## Exercise brief
Your task is to give the data again, exactly, with every line intact.

## Stored data
Segment Open

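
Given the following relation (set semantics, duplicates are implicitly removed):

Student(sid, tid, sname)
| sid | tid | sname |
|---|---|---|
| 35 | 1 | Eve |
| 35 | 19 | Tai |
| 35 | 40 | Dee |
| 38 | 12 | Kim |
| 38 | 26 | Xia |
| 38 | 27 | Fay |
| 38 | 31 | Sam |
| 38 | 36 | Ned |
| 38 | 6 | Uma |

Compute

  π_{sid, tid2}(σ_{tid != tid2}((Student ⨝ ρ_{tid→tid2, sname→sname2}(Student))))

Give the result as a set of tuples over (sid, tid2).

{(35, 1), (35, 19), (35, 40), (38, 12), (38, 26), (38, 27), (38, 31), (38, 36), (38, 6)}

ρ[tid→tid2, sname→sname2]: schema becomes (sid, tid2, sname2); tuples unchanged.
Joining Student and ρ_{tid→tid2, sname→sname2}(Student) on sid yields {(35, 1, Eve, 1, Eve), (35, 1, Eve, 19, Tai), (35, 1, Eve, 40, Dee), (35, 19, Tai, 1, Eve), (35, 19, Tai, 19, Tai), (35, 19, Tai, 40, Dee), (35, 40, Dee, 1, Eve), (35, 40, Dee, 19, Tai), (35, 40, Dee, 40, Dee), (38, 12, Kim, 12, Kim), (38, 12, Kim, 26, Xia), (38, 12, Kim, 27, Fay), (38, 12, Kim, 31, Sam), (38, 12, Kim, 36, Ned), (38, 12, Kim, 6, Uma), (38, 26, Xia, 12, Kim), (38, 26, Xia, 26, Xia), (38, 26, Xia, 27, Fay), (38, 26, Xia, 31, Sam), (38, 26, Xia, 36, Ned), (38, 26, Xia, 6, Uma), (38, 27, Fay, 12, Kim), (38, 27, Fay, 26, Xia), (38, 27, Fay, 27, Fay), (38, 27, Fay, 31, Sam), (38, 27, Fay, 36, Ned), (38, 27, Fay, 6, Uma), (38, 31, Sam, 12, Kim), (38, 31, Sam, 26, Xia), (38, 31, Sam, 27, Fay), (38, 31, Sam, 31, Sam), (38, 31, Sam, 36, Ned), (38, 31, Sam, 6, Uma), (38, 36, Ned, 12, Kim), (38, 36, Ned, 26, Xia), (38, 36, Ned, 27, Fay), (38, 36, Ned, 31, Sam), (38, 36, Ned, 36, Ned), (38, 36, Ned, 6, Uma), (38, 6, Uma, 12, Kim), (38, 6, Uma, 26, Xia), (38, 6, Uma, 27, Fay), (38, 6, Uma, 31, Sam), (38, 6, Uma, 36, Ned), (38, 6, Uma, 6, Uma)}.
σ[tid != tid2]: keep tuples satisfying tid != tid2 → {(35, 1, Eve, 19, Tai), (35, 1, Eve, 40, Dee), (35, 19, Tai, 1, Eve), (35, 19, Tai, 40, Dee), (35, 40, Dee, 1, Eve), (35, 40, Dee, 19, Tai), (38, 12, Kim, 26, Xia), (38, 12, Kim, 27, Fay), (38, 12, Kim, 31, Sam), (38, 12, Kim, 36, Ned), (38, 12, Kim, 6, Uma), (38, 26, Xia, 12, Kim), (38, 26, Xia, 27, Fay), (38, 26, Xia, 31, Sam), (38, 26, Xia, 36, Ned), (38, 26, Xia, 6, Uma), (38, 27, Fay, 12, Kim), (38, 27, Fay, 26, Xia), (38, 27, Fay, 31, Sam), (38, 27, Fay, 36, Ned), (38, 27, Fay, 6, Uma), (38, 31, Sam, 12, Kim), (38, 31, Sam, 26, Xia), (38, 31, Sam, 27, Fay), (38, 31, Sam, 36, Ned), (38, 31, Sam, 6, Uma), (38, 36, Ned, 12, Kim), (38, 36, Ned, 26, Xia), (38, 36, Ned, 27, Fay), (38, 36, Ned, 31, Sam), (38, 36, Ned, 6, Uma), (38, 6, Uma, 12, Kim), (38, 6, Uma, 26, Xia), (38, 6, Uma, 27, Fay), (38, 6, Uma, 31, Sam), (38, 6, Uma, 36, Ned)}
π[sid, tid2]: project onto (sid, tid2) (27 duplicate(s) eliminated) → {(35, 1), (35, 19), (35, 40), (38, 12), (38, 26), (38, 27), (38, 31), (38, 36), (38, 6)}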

Segment Closed

## Output of the task
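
Given the following relation (set semantics, duplicates are implicitly removed):

Student(sid, tid, sname)
| sid | tid | sname |
|---|---|---|
| 35 | 1 | Eve |
| 35 | 19 | Tai |
| 35 | 40 | Dee |
| 38 | 12 | Kim |
| 38 | 26 | Xia |
| 38 | 27 | Fay |
| 38 | 31 | Sam |
| 38 | 36 | Ned |
| 38 | 6 | Uma |

Compute

  π_{sid, tid2}(σ_{tid != tid2}((Student ⨝ ρ_{tid→tid2, sname→sname2}(Student))))

Give the result as a set of tuples over (sid, tid2).

{(35, 1), (35, 19), (35, 40), (38, 12), (38, 26), (38, 27), (38, 31), (38, 36), (38, 6)}

ρ[tid→tid2, sname→sname2]: schema becomes (sid, tid2, sname2); tuples unchanged.
Joining Student and ρ_{tid→tid2, sname→sname2}(Student) on sid yields {(35, 1, Eve, 1, Eve), (35, 1, Eve, 19, Tai), (35, 1, Eve, 40, Dee), (35, 19, Tai, 1, Eve), (35, 19, Tai, 19, Tai), (35, 19, Tai, 40, Dee), (35, 40, Dee, 1, Eve), (35, 40, Dee, 19, Tai), (35, 40, Dee, 40, Dee), (38, 12, Kim, 12, Kim), (38, 12, Kim, 26, Xia), (38, 12, Kim, 27, Fay), (38, 12, Kim, 31, Sam), (38, 12, Kim, 36, Ned), (38, 12, Kim, 6, Uma), (38, 26, Xia, 12, Kim), (38, 26, Xia, 26, Xia), (38, 26, Xia, 27, Fay), (38, 26, Xia, 31, Sam), (38, 26, Xia, 36, Ned), (38, 26, Xia, 6, Uma), (38, 27, Fay, 12, Kim), (38, 27, Fay, 26, Xia), (38, 27, Fay, 27, Fay), (38, 27, Fay, 31, Sam), (38, 27, Fay, 36, Ned), (38, 27, Fay, 6, Uma), (38, 31, Sam, 12, Kim), (38, 31, Sam, 26, Xia), (38, 31, Sam, 27, Fay), (38, 31, Sam, 31, Sam), (38, 31, Sam, 36, Ned), (38, 31, Sam, 6, Uma), (38, 36, Ned, 12, Kim), (38, 36, Ned, 26, Xia), (38, 36, Ned, 27, Fay), (38, 36, Ned, 31, Sam), (38, 36, Ned, 36, Ned), (38, 36, Ned, 6, Uma), (38, 6, Uma, 12, Kim), (38, 6, Uma, 26, Xia), (38, 6, Uma, 27, Fay), (38, 6, Uma, 31, Sam), (38, 6, Uma, 36, Ned), (38, 6, Uma, 6, Uma)}.
σ[tid != tid2]: keep tuples satisfying tid != tid2 → {(35, 1, Eve, 19, Tai), (35, 1, Eve, 40, Dee), (35, 19, Tai, 1, Eve), (35, 19, Tai, 40, Dee), (35, 40, Dee, 1, Eve), (35, 40, Dee, 19, Tai), (38, 12, Kim, 26, Xia), (38, 12, Kim, 27, Fay), (38, 12, Kim, 31, Sam), (38, 12, Kim, 36, Ned), (38, 12, Kim, 6, Uma), (38, 26, Xia, 12, Kim), (38, 26, Xia, 27, Fay), (38, 26, Xia, 31, Sam), (38, 26, Xia, 36, Ned), (38, 26, Xia, 6, Uma), (38, 27, Fay, 12, Kim), (38, 27, Fay, 26, Xia), (38, 27, Fay, 31, Sam), (38, 27, Fay, 36, Ned), (38, 27, Fay, 6, Uma), (38, 31, Sam, 12, Kim), (38, 31, Sam, 26, Xia), (38, 31, Sam, 27, Fay), (38, 31, Sam, 36, Ned), (38, 31, Sam, 6, Uma), (38, 36, Ned, 12, Kim), (38, 36, Ned, 26, Xia), (38, 36, Ned, 27, Fay), (38, 36, Ned, 31, Sam), (38, 36, Ned, 6, Uma), (38, 6, Uma, 12, Kim), (38, 6, Uma, 26, Xia), (38, 6, Uma, 27, Fay), (38, 6, Uma, 31, Sam), (38, 6, Uma, 36, Ned)}
π[sid, tid2]: project onto (sid, tid2) (27 duplicate(s) eliminated) → {(35, 1), (35, 19), (35, 40), (38, 12), (38, 26), (38, 27), (38, 31), (38, 36), (38, 6)}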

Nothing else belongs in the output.